*PROBLEM DESCRIPTION*:
Lines containing the string "AGGGT": how many are there below? Answer with the number only.

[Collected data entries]
□ □ □ □

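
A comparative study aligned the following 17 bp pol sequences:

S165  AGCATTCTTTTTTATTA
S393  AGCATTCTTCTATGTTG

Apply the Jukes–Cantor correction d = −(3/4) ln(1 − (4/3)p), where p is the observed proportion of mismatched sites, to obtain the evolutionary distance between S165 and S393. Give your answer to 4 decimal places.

The sequences differ at positions 10 (T/C), 12 (T/A), 14 (A/G), 17 (A/G).
p = 4/17 = 0.235294.
d = −0.75 · ln(1 − (4/3)·0.235294) = −0.75 · ln(0.686275) = −0.75 · (-0.376477) = 0.2824.

0.2824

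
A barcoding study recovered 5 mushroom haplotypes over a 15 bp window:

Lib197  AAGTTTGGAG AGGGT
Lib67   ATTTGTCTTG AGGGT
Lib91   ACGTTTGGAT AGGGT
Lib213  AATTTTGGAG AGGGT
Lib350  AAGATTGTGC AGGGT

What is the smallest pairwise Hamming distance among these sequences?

Pairwise Hamming distances:
  Lib197 vs Lib67: 6
  Lib197 vs Lib91: 2
  Lib197 vs Lib213: 1
  Lib197 vs Lib350: 4
  Lib67 vs Lib91: 7
  Lib67 vs Lib213: 5
  Lib67 vs Lib350: 7
  Lib91 vs Lib213: 3
  Lib91 vs Lib350: 5
  Lib213 vs Lib350: 5
The smallest is 1, between Lib197 and Lib213.

1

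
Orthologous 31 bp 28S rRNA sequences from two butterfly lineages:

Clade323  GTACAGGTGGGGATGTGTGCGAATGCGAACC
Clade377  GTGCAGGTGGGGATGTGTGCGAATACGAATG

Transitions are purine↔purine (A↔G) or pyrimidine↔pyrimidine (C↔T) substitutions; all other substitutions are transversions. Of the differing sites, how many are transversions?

1

The sequences differ at positions 3 (A/G, transition), 25 (G/A, transition), 30 (C/T, transition), 31 (C/G, transversion).
Of the 4 differences, 3 transitions and 1 transversion, so the answer is 1.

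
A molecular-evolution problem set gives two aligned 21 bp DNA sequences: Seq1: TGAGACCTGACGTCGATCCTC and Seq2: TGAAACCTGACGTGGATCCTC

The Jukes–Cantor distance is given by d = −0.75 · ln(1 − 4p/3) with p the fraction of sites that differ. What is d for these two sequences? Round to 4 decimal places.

0.1019

Differing sites — 4:G/A; 14:C/G.
p = 2/21 = 0.095238.
d = −0.75 · ln(1 − (4/3)·0.095238) = −0.75 · ln(0.873016) = −0.75 · (-0.135801) = 0.1019.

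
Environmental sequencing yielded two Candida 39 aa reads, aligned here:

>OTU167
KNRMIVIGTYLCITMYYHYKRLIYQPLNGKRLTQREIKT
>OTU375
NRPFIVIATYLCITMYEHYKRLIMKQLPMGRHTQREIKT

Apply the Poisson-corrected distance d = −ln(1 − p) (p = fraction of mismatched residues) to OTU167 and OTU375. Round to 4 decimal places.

0.4055

The sequences differ at positions 1 (K/N), 2 (N/R), 3 (R/P), 4 (M/F), 8 (G/A), 17 (Y/E), 24 (Y/M), 25 (Q/K), 26 (P/Q), 28 (N/P), 29 (G/M), 30 (K/G), 32 (L/H).
p = 13/39 = 0.333333.
d = −ln(1 − 0.333333) = −ln(0.666667) = 0.4055.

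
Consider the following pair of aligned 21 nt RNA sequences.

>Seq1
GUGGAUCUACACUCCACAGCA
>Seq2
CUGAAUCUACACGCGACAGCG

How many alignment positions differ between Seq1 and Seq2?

Differing sites — 1:G/C; 4:G/A; 13:U/G; 15:C/G; 21:A/G.
That gives 5 mismatches out of 21 aligned sites, so the Hamming distance is 5.

5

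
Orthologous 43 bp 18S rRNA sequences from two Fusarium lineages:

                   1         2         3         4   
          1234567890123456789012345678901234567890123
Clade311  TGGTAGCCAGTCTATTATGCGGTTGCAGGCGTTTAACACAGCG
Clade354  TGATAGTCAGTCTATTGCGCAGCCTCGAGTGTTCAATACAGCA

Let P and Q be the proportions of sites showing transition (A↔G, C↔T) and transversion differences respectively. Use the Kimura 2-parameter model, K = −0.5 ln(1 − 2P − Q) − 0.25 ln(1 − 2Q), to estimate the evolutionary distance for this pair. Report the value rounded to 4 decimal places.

Mismatches occur at site 3 (G/A, transition), site 7 (C/T, transition), site 17 (A/G, transition), site 18 (T/C, transition), site 21 (G/A, transition), site 23 (T/C, transition), site 24 (T/C, transition), site 25 (G/T, transversion), site 27 (A/G, transition), site 28 (G/A, transition), site 30 (C/T, transition), site 34 (T/C, transition), site 37 (C/T, transition), site 43 (G/A, transition).
Of the 14 differences, 13 transitions and 1 transversion over 43 sites: P = 13/43 = 0.302326, Q = 1/43 = 0.023256.
d = −0.5·ln(0.372092) − 0.25·ln(0.953488) = −0.5·(-0.988614) − 0.25·(-0.047628) = 0.5062.

0.5062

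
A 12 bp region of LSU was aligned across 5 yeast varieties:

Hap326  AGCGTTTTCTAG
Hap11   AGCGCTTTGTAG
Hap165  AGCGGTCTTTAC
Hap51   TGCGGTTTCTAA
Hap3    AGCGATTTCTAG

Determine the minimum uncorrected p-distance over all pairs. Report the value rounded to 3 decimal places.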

□ □ □ □

*PROBLEM SOLUTION*:
5